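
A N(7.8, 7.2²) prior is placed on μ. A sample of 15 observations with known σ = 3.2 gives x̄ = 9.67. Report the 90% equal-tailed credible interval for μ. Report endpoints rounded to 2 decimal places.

Posterior precision = 1/7.2² + 15/3.2² = 0.0193 + 1.4648 = 1.4841, so posterior SD = 0.8208.
Posterior mean = (7.8/7.2² + 15·9.67/3.2²) / 1.4841 = 9.6457.
Interval: 9.6457 ± 1.645 × 0.8208 → [8.30, 11.00].

[8.30, 11.00]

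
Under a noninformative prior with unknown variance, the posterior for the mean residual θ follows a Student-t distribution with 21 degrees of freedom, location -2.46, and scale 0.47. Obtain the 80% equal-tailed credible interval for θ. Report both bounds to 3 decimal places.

The t_21 distribution is symmetric; the 80% interval is -2.46 ± t·0.47 with t_{0.9,21} = 1.323.
Half-width: 1.323 × 0.47 = 0.622.
-2.46 − 0.622 = -3.082; -2.46 + 0.622 = -1.838.

[-3.082, -1.838]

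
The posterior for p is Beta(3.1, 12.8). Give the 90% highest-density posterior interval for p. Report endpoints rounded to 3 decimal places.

The posterior is unimodal and skewed, so the HPD interval has equal density at both endpoints and is the shortest 90% interval.
Solving f(0.042) = f(0.341) with F(0.341) − F(0.042) = 0.90 gives [0.042, 0.341].
For comparison, the equal-tailed interval is [0.061, 0.373]; the HPD is narrower and shifted toward the mode.

[0.042, 0.341]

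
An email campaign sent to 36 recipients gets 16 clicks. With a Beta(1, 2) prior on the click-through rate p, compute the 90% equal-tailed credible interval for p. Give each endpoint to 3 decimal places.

Posterior: Beta(1+16, 2+20) = Beta(17, 22).
Equal-tailed 90% interval: the 0.05 and 0.95 quantiles of Beta(17, 22).
Posterior mean ≈ 0.436, SD ≈ 0.078; a Normal approximation gives roughly [0.307, 0.565].
Exact: F⁻¹(0.05) = 0.309; F⁻¹(0.95) = 0.567.

[0.309, 0.567]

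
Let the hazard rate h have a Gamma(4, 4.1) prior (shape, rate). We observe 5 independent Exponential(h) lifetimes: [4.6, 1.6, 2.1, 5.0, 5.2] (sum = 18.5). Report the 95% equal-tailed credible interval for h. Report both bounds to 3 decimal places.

Posterior: Gamma(4+5, 4.1+18.5) = Gamma(9, 22.6) (shape, rate).
Equal-tailed 95% interval: Gamma(9, 22.6) quantiles at 0.025 and 0.975.
Posterior mean ≈ 0.398, SD ≈ 0.133; a Normal approximation gives roughly [0.138, 0.658].
Exact: lower = 0.182; upper = 0.697.

[0.182, 0.697]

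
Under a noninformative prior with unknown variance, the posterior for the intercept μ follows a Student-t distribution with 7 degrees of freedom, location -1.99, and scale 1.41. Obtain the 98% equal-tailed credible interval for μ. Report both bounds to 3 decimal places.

[-6.217, 2.237]

The t_7 distribution is symmetric; the 98% interval is -1.99 ± t·1.41 with t_{0.99,7} = 2.998.
Half-width: 2.998 × 1.41 = 4.227.
-1.99 − 4.227 = -6.217; -1.99 + 4.227 = 2.237.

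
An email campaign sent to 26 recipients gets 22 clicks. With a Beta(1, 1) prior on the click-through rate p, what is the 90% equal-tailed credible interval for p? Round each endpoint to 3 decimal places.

Posterior: Beta(1+22, 1+4) = Beta(23, 5).
Equal-tailed 90% interval: the 0.05 and 0.95 quantiles of Beta(23, 5).
Posterior mean ≈ 0.821, SD ≈ 0.071; a Normal approximation gives roughly [0.704, 0.938].
Exact: F⁻¹(0.05) = 0.692; F⁻¹(0.95) = 0.924.

[0.692, 0.924]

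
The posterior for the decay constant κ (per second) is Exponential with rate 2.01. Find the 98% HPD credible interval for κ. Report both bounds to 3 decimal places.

The exponential density is strictly decreasing on [0, ∞), so the HPD interval is anchored at 0: [0, q] with P(κ ≤ q) = 0.98.
q = −ln(1 − 0.98) / 2.01 = 3.9120 / 2.01 = 1.946.

[0.000, 1.946]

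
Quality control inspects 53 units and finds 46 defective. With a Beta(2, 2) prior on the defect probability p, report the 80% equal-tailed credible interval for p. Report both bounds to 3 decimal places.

Posterior: Beta(2+46, 2+7) = Beta(48, 9).
Equal-tailed 80% interval: the 0.1 and 0.9 quantiles of Beta(48, 9).
Posterior mean ≈ 0.842, SD ≈ 0.048; a Normal approximation gives roughly [0.781, 0.903].
Exact: F⁻¹(0.1) = 0.778; F⁻¹(0.9) = 0.901.

[0.778, 0.901]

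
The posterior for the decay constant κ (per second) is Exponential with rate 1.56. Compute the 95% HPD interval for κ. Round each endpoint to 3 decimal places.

[0.000, 1.920]

The exponential density is strictly decreasing on [0, ∞), so the HPD interval is anchored at 0: [0, q] with P(κ ≤ q) = 0.95.
q = −ln(1 − 0.95) / 1.56 = 2.9957 / 1.56 = 1.920.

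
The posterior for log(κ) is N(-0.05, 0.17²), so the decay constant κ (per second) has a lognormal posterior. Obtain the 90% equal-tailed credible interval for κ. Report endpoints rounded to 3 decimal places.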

> _EXERCISE INSTRUCTIONS_
I would like you to output every record exactly as written.

> _SOLUTION TO THIS TASK_
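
A N(7.8, 7.2²) prior is placed on μ. A sample of 15 observations with known σ = 3.2 gives x̄ = 9.67. Report the 90% equal-tailed credible interval for μ. Report endpoints rounded to 2 decimal places.

Posterior precision = 1/7.2² + 15/3.2² = 0.0193 + 1.4648 = 1.4841, so posterior SD = 0.8208.
Posterior mean = (7.8/7.2² + 15·9.67/3.2²) / 1.4841 = 9.6457.
Interval: 9.6457 ± 1.645 × 0.8208 → [8.30, 11.00].

[8.30, 11.00]

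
Under a noninformative prior with unknown variance, the posterior for the mean residual θ follows a Student-t distribution with 21 degrees of freedom, location -2.46, and scale 0.47. Obtain the 80% equal-tailed credible interval for θ. Report both bounds to 3 decimal places.

The t_21 distribution is symmetric; the 80% interval is -2.46 ± t·0.47 with t_{0.9,21} = 1.323.
Half-width: 1.323 × 0.47 = 0.622.
-2.46 − 0.622 = -3.082; -2.46 + 0.622 = -1.838.

[-3.082, -1.838]

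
The posterior for p is Beta(3.1, 12.8). Give the 90% highest-density posterior interval for p. Report endpoints rounded to 3 decimal places.

The posterior is unimodal and skewed, so the HPD interval has equal density at both endpoints and is the shortest 90% interval.
Solving f(0.042) = f(0.341) with F(0.341) − F(0.042) = 0.90 gives [0.042, 0.341].
For comparison, the equal-tailed interval is [0.061, 0.373]; the HPD is narrower and shifted toward the mode.

[0.042, 0.341]

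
An email campaign sent to 36 recipients gets 16 clicks. With a Beta(1, 2) prior on the click-through rate p, compute the 90% equal-tailed credible interval for p. Give each endpoint to 3 decimal places.

Posterior: Beta(1+16, 2+20) = Beta(17, 22).
Equal-tailed 90% interval: the 0.05 and 0.95 quantiles of Beta(17, 22).
Posterior mean ≈ 0.436, SD ≈ 0.078; a Normal approximation gives roughly [0.307, 0.565].
Exact: F⁻¹(0.05) = 0.309; F⁻¹(0.95) = 0.567.

[0.309, 0.567]

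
Let the hazard rate h have a Gamma(4, 4.1) prior (shape, rate). We observe 5 independent Exponential(h) lifetimes: [4.6, 1.6, 2.1, 5.0, 5.2] (sum = 18.5). Report the 95% equal-tailed credible interval for h. Report both bounds to 3 decimal places.

Posterior: Gamma(4+5, 4.1+18.5) = Gamma(9, 22.6) (shape, rate).
Equal-tailed 95% interval: Gamma(9, 22.6) quantiles at 0.025 and 0.975.
Posterior mean ≈ 0.398, SD ≈ 0.133; a Normal approximation gives roughly [0.138, 0.658].
Exact: lower = 0.182; upper = 0.697.

[0.182, 0.697]

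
Under a noninformative prior with unknown variance, the posterior for the intercept μ follows a Student-t distribution with 7 degrees of freedom, location -1.99, and scale 1.41. Obtain the 98% equal-tailed credible interval for μ. Report both bounds to 3 decimal places.

[-6.217, 2.237]

The t_7 distribution is symmetric; the 98% interval is -1.99 ± t·1.41 with t_{0.99,7} = 2.998.
Half-width: 2.998 × 1.41 = 4.227.
-1.99 − 4.227 = -6.217; -1.99 + 4.227 = 2.237.

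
An email campaign sent to 26 recipients gets 22 clicks. With a Beta(1, 1) prior on the click-through rate p, what is the 90% equal-tailed credible interval for p? Round each endpoint to 3 decimal places.

Posterior: Beta(1+22, 1+4) = Beta(23, 5).
Equal-tailed 90% interval: the 0.05 and 0.95 quantiles of Beta(23, 5).
Posterior mean ≈ 0.821, SD ≈ 0.071; a Normal approximation gives roughly [0.704, 0.938].
Exact: F⁻¹(0.05) = 0.692; F⁻¹(0.95) = 0.924.

[0.692, 0.924]

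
The posterior for the decay constant κ (per second) is Exponential with rate 2.01. Find the 98% HPD credible interval for κ. Report both bounds to 3 decimal places.

The exponential density is strictly decreasing on [0, ∞), so the HPD interval is anchored at 0: [0, q] with P(κ ≤ q) = 0.98.
q = −ln(1 − 0.98) / 2.01 = 3.9120 / 2.01 = 1.946.

[0.000, 1.946]

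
Quality control inspects 53 units and finds 46 defective. With a Beta(2, 2) prior on the defect probability p, report the 80% equal-tailed credible interval for p. Report both bounds to 3 decimal places.

Posterior: Beta(2+46, 2+7) = Beta(48, 9).
Equal-tailed 80% interval: the 0.1 and 0.9 quantiles of Beta(48, 9).
Posterior mean ≈ 0.842, SD ≈ 0.048; a Normal approximation gives roughly [0.781, 0.903].
Exact: F⁻¹(0.1) = 0.778; F⁻¹(0.9) = 0.901.

[0.778, 0.901]

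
The posterior for the decay constant κ (per second) is Exponential with rate 1.56. Compute the 95% HPD interval for κ. Round each endpoint to 3 decimal places.

[0.000, 1.920]

The exponential density is strictly decreasing on [0, ∞), so the HPD interval is anchored at 0: [0, q] with P(κ ≤ q) = 0.95.
q = −ln(1 − 0.95) / 1.56 = 2.9957 / 1.56 = 1.920.

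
The posterior for log(κ) is N(-0.05, 0.17²), so the decay constant κ (per second) has a lognormal posterior. Obtain the 90% equal-tailed credible interval for κ. Report endpoints rounded to 3 decimal places.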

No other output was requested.